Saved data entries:
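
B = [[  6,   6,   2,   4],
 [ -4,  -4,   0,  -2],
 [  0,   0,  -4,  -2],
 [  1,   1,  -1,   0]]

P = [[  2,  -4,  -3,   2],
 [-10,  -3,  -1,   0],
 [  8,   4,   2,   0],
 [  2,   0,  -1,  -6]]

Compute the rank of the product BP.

First compute BP:
[[-24, -34, -24, -12],
 [ 28,  28,  18,   4],
 [-36, -16,  -6,  12],
 [-16, -11,  -6,   2]]
Now row reduce the product.
R2 ← R2 + (7/6)·R1: [0, -35/3, -10, -10]
R3 ← R3 − (3/2)·R1: [0, 35, 30, 30]
R4 ← R4 − (2/3)·R1: [0, 35/3, 10, 10]
R3 ← R3 + (3)·R2: [0, 0, 0, 0]
R4 ← R4 + R2: [0, 0, 0, 0]
2 nonzero rows, so rank(BP) = 2.

2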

_TASK DETAILS_
Each of the records should be written out precisely as given.

_WRITTEN SOLUTION_
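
B = [[  6,   6,   2,   4],
 [ -4,  -4,   0,  -2],
 [  0,   0,  -4,  -2],
 [  1,   1,  -1,   0]]

P = [[  2,  -4,  -3,   2],
 [-10,  -3,  -1,   0],
 [  8,   4,   2,   0],
 [  2,   0,  -1,  -6]]

Compute the rank of the product BP.

First compute BP:
[[-24, -34, -24, -12],
 [ 28,  28,  18,   4],
 [-36, -16,  -6,  12],
 [-16, -11,  -6,   2]]
Now row reduce the product.
R2 ← R2 + (7/6)·R1: [0, -35/3, -10, -10]
R3 ← R3 − (3/2)·R1: [0, 35, 30, 30]
R4 ← R4 − (2/3)·R1: [0, 35/3, 10, 10]
R3 ← R3 + (3)·R2: [0, 0, 0, 0]
R4 ← R4 + R2: [0, 0, 0, 0]
2 nonzero rows, so rank(BP) = 2.

2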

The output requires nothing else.